■ Your assignment ■
Give the records again exactly, with every character kept.

(Beginning of Materials provided)

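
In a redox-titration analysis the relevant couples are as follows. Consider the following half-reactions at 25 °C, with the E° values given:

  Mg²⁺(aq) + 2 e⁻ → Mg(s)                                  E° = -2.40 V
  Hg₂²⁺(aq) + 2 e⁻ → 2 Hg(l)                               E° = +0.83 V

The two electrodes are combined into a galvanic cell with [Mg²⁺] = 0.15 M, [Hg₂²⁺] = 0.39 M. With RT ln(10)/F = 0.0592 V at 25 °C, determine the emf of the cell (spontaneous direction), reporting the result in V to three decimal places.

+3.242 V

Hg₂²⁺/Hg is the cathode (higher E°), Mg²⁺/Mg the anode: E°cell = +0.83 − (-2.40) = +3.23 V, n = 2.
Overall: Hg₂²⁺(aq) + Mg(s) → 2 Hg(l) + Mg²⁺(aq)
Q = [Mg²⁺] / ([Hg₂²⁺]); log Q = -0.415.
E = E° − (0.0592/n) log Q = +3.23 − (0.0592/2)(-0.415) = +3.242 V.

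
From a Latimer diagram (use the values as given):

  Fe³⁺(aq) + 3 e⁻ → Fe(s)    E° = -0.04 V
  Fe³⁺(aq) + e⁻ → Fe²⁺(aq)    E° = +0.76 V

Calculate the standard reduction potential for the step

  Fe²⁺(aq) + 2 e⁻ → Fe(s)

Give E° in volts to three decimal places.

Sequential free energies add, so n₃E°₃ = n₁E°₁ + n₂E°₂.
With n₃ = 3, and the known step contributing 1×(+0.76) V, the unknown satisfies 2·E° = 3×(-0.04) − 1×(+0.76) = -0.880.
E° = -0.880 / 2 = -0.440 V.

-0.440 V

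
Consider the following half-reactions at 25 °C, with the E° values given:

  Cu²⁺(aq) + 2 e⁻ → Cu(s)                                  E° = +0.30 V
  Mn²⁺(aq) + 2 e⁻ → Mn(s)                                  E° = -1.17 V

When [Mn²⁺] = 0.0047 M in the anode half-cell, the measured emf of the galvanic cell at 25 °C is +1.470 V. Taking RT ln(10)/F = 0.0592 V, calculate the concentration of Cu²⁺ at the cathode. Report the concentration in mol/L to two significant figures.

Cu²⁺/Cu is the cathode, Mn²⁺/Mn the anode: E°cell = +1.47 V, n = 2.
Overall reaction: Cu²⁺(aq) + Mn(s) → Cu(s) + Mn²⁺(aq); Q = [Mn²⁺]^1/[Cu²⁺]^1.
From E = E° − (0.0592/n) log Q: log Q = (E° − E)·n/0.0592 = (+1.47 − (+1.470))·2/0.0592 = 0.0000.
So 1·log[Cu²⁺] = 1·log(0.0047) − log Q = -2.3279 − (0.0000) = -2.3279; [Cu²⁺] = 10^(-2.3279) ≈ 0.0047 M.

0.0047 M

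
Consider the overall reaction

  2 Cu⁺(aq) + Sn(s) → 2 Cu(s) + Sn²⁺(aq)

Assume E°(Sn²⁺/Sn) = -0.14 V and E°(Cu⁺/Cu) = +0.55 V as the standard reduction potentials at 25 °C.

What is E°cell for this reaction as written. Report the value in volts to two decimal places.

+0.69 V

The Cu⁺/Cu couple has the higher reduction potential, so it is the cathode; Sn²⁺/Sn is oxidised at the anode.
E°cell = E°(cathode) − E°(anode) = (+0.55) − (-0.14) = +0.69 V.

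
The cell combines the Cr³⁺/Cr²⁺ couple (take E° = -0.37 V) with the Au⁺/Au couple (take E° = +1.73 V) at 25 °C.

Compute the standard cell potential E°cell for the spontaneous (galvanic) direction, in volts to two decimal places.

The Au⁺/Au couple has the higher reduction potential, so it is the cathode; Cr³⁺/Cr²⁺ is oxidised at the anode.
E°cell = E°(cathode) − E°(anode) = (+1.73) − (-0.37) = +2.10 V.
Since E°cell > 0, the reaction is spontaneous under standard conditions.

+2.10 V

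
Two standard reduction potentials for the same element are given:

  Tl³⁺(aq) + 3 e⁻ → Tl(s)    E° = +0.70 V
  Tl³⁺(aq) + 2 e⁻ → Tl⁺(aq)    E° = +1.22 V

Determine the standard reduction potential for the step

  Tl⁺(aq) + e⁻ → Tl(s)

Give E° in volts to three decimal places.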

(End of Materials provided)

■ The answer ■
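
In a redox-titration analysis the relevant couples are as follows. Consider the following half-reactions at 25 °C, with the E° values given:

  Mg²⁺(aq) + 2 e⁻ → Mg(s)                                  E° = -2.40 V
  Hg₂²⁺(aq) + 2 e⁻ → 2 Hg(l)                               E° = +0.83 V

The two electrodes are combined into a galvanic cell with [Mg²⁺] = 0.15 M, [Hg₂²⁺] = 0.39 M. With RT ln(10)/F = 0.0592 V at 25 °C, determine the emf of the cell (spontaneous direction), reporting the result in V to three decimal places.

+3.242 V

Hg₂²⁺/Hg is the cathode (higher E°), Mg²⁺/Mg the anode: E°cell = +0.83 − (-2.40) = +3.23 V, n = 2.
Overall: Hg₂²⁺(aq) + Mg(s) → 2 Hg(l) + Mg²⁺(aq)
Q = [Mg²⁺] / ([Hg₂²⁺]); log Q = -0.415.
E = E° − (0.0592/n) log Q = +3.23 − (0.0592/2)(-0.415) = +3.242 V.

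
From a Latimer diagram (use the values as given):

  Fe³⁺(aq) + 3 e⁻ → Fe(s)    E° = -0.04 V
  Fe³⁺(aq) + e⁻ → Fe²⁺(aq)    E° = +0.76 V

Calculate the standard reduction potential for the step

  Fe²⁺(aq) + 2 e⁻ → Fe(s)

Give E° in volts to three decimal places.

Sequential free energies add, so n₃E°₃ = n₁E°₁ + n₂E°₂.
With n₃ = 3, and the known step contributing 1×(+0.76) V, the unknown satisfies 2·E° = 3×(-0.04) − 1×(+0.76) = -0.880.
E° = -0.880 / 2 = -0.440 V.

-0.440 V

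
Consider the following half-reactions at 25 °C, with the E° values given:

  Cu²⁺(aq) + 2 e⁻ → Cu(s)                                  E° = +0.30 V
  Mn²⁺(aq) + 2 e⁻ → Mn(s)                                  E° = -1.17 V

When [Mn²⁺] = 0.0047 M in the anode half-cell, the measured emf of the galvanic cell at 25 °C is +1.470 V. Taking RT ln(10)/F = 0.0592 V, calculate the concentration of Cu²⁺ at the cathode. Report the concentration in mol/L to two significant figures.

Cu²⁺/Cu is the cathode, Mn²⁺/Mn the anode: E°cell = +1.47 V, n = 2.
Overall reaction: Cu²⁺(aq) + Mn(s) → Cu(s) + Mn²⁺(aq); Q = [Mn²⁺]^1/[Cu²⁺]^1.
From E = E° − (0.0592/n) log Q: log Q = (E° − E)·n/0.0592 = (+1.47 − (+1.470))·2/0.0592 = 0.0000.
So 1·log[Cu²⁺] = 1·log(0.0047) − log Q = -2.3279 − (0.0000) = -2.3279; [Cu²⁺] = 10^(-2.3279) ≈ 0.0047 M.

0.0047 M

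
Consider the overall reaction

  2 Cu⁺(aq) + Sn(s) → 2 Cu(s) + Sn²⁺(aq)

Assume E°(Sn²⁺/Sn) = -0.14 V and E°(Cu⁺/Cu) = +0.55 V as the standard reduction potentials at 25 °C.

What is E°cell for this reaction as written. Report the value in volts to two decimal places.

+0.69 V

The Cu⁺/Cu couple has the higher reduction potential, so it is the cathode; Sn²⁺/Sn is oxidised at the anode.
E°cell = E°(cathode) − E°(anode) = (+0.55) − (-0.14) = +0.69 V.

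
The cell combines the Cr³⁺/Cr²⁺ couple (take E° = -0.37 V) with the Au⁺/Au couple (take E° = +1.73 V) at 25 °C.

Compute the standard cell potential E°cell for the spontaneous (galvanic) direction, in volts to two decimal places.

The Au⁺/Au couple has the higher reduction potential, so it is the cathode; Cr³⁺/Cr²⁺ is oxidised at the anode.
E°cell = E°(cathode) − E°(anode) = (+1.73) − (-0.37) = +2.10 V.
Since E°cell > 0, the reaction is spontaneous under standard conditions.

+2.10 V

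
Two standard reduction potentials for the same element are given:

  Tl³⁺(aq) + 3 e⁻ → Tl(s)    E° = +0.70 V
  Tl³⁺(aq) + 2 e⁻ → Tl⁺(aq)    E° = +1.22 V

Determine the standard reduction potential for the step

  Tl⁺(aq) + e⁻ → Tl(s)

Give E° in volts to three decimal places.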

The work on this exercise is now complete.